**What to do**: All records should be reproduced verbatim.
Input records Start Marker
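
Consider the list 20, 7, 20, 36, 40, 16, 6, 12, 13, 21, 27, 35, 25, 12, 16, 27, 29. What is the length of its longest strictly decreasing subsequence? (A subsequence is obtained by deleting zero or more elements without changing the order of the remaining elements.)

4

Scanning left to right, the best length ending at each element is: 20→1, 7→2, 20→1, 36→1, 40→1, 16→2, 6→3, 12→3, 13→3, 21→2, 27→2, 35→2, 25→3, 12→4, 16→4, 27→3, 29→3.
So the longest decreasing subsequence has length 4, e.g. 20, 16, 13, 12.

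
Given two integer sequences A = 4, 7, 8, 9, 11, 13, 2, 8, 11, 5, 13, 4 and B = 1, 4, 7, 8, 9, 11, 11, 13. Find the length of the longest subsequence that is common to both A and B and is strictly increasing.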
Input records End Marker
**Solution to this problem**:
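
Consider the list 20, 7, 20, 36, 40, 16, 6, 12, 13, 21, 27, 35, 25, 12, 16, 27, 29. What is the length of its longest strictly decreasing subsequence? (A subsequence is obtained by deleting zero or more elements without changing the order of the remaining elements.)

4

Scanning left to right, the best length ending at each element is: 20→1, 7→2, 20→1, 36→1, 40→1, 16→2, 6→3, 12→3, 13→3, 21→2, 27→2, 35→2, 25→3, 12→4, 16→4, 27→3, 29→3.
So the longest decreasing subsequence has length 4, e.g. 20, 16, 13, 12.

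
Given two integer sequences A = 4, 7, 8, 9, 11, 13, 2, 8, 11, 5, 13, 4 and B = 1, 4, 7, 8, 9, 11, 11, 13. Find the length of the longest subsequence that is common to both A and B and is strictly increasing.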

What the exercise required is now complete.